= Problem =
Starting with the line containing "Answer: 21731" and going on through the line containing "Answer: $-197491492$", return the lines of the data below exactly, and only those.

= Source data =
- - - - -
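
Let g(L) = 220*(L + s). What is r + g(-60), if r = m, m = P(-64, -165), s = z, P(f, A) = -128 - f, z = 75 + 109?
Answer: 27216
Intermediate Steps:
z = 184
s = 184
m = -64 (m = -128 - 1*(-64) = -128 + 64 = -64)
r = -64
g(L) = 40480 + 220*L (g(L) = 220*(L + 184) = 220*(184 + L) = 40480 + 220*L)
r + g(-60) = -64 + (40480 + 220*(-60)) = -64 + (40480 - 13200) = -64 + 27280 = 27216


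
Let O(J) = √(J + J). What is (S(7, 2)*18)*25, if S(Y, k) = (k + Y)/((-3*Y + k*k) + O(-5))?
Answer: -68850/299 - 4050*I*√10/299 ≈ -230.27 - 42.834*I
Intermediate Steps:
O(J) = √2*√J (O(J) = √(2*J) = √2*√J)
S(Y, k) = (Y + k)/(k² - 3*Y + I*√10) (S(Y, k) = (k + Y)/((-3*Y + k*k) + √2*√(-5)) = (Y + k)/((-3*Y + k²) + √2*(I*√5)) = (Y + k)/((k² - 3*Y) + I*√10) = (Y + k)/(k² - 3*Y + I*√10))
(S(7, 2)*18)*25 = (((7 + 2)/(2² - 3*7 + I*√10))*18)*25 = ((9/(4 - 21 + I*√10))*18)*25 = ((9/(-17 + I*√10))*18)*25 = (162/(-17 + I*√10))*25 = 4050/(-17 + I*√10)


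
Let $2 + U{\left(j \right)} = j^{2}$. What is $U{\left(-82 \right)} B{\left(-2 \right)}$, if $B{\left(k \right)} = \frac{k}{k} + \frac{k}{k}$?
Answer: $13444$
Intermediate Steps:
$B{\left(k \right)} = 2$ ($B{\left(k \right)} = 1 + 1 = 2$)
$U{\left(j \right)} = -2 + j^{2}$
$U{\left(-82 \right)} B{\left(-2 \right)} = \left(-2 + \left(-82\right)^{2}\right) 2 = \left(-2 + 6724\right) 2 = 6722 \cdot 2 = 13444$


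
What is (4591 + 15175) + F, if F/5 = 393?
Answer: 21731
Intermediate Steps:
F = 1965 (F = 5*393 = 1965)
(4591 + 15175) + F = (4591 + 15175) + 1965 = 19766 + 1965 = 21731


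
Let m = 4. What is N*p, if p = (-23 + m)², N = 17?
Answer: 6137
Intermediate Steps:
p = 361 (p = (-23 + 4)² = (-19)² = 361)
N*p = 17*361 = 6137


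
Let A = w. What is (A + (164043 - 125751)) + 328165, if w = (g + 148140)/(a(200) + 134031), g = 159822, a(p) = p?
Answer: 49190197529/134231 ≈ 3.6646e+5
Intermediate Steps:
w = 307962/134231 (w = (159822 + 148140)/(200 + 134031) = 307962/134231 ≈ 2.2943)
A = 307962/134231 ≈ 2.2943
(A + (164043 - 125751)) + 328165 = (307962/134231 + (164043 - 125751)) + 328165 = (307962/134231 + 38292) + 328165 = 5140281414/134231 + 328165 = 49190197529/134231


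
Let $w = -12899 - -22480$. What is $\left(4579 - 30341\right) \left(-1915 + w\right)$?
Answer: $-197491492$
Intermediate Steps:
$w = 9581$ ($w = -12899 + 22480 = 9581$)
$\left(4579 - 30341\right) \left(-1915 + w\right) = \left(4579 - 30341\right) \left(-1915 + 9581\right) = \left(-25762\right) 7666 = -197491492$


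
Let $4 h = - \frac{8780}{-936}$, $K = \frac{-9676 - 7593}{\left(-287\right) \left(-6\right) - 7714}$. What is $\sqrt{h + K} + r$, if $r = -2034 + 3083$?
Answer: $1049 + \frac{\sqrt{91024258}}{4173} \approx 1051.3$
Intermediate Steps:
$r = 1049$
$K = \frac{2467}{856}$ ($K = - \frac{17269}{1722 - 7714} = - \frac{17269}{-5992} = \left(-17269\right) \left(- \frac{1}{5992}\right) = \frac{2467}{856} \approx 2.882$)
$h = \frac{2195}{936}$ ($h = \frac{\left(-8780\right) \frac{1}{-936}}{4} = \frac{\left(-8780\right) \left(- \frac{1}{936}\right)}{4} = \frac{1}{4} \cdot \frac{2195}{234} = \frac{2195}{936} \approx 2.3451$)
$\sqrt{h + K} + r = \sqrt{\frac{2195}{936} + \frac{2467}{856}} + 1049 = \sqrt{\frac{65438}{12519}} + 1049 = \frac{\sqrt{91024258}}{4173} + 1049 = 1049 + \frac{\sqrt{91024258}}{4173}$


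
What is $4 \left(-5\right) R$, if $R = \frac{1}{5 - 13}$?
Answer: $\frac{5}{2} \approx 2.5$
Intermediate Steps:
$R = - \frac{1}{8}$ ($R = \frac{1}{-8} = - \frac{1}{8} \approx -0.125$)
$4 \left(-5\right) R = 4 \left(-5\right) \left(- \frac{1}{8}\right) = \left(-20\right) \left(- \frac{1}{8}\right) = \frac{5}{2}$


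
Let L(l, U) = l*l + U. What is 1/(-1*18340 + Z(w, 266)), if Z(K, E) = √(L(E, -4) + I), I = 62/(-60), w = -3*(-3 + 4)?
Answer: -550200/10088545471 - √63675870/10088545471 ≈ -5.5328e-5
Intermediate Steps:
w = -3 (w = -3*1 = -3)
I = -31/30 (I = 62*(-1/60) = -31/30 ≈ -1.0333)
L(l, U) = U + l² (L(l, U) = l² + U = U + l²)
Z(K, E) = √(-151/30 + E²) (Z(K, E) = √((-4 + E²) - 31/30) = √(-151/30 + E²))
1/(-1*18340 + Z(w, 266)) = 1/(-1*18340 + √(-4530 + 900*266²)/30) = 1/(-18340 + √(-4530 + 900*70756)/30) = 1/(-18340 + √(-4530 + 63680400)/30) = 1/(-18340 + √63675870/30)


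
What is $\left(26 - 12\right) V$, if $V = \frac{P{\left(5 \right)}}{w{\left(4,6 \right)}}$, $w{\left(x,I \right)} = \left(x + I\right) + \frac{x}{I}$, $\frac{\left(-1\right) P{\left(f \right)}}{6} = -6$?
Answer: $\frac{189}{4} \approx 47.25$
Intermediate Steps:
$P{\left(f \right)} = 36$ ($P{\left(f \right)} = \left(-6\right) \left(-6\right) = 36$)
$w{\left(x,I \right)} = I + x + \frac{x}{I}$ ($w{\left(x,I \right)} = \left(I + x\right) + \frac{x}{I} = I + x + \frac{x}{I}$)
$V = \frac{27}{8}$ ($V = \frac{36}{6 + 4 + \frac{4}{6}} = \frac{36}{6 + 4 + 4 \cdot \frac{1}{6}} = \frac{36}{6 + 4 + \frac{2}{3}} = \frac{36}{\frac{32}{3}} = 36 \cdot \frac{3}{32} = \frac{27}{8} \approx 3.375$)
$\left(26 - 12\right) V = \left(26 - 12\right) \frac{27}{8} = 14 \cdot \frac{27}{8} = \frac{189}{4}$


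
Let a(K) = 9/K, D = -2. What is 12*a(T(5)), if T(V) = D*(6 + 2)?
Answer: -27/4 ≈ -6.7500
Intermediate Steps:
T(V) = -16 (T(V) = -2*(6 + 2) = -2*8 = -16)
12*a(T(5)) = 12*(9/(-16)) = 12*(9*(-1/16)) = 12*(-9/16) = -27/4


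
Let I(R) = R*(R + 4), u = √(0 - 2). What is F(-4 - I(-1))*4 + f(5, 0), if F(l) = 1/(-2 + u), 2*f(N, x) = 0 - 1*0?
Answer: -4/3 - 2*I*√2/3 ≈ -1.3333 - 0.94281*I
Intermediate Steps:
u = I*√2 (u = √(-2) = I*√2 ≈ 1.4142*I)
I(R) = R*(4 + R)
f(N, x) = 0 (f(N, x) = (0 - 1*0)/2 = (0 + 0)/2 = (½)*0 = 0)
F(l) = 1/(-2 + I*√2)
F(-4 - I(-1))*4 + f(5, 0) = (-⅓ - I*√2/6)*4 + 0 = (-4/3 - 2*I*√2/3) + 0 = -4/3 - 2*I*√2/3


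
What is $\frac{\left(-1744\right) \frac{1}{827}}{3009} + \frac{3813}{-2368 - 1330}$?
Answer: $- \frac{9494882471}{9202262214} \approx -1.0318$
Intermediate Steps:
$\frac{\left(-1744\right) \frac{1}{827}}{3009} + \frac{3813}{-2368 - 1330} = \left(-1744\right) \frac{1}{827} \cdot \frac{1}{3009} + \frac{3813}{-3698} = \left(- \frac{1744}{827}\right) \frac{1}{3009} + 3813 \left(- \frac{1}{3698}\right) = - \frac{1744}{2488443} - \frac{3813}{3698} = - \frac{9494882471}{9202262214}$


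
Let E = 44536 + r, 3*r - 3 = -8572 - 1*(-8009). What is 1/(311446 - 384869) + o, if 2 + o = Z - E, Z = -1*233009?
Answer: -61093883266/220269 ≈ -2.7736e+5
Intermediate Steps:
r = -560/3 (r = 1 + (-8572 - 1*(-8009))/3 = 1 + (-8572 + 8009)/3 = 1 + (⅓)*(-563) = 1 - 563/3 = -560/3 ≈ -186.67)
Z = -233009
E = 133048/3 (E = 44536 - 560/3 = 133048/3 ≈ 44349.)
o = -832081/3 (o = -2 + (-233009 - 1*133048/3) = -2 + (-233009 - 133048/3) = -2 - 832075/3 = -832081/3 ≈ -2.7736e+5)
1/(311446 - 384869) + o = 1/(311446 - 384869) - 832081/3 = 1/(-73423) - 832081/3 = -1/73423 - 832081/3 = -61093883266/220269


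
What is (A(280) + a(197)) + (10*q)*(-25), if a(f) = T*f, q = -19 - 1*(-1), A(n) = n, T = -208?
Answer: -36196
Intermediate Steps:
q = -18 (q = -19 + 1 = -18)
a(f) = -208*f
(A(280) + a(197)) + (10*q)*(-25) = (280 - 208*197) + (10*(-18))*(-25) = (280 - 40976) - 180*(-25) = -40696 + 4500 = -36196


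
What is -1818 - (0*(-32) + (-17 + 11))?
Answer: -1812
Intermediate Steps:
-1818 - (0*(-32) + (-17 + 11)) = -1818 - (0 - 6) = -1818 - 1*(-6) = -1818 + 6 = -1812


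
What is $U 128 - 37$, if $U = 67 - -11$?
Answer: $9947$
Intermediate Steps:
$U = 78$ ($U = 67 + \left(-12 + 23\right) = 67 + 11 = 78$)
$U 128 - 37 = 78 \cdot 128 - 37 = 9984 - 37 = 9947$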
- - - - -
= Result of this exercise =
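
Answer: 21731
Intermediate Steps:
F = 1965 (F = 5*393 = 1965)
(4591 + 15175) + F = (4591 + 15175) + 1965 = 19766 + 1965 = 21731


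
Let m = 4. What is N*p, if p = (-23 + m)², N = 17?
Answer: 6137
Intermediate Steps:
p = 361 (p = (-23 + 4)² = (-19)² = 361)
N*p = 17*361 = 6137


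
Let A = w. What is (A + (164043 - 125751)) + 328165, if w = (g + 148140)/(a(200) + 134031), g = 159822, a(p) = p?
Answer: 49190197529/134231 ≈ 3.6646e+5
Intermediate Steps:
w = 307962/134231 (w = (159822 + 148140)/(200 + 134031) = 307962/134231 ≈ 2.2943)
A = 307962/134231 ≈ 2.2943
(A + (164043 - 125751)) + 328165 = (307962/134231 + (164043 - 125751)) + 328165 = (307962/134231 + 38292) + 328165 = 5140281414/134231 + 328165 = 49190197529/134231


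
Let $w = -12899 - -22480$. What is $\left(4579 - 30341\right) \left(-1915 + w\right)$?
Answer: $-197491492$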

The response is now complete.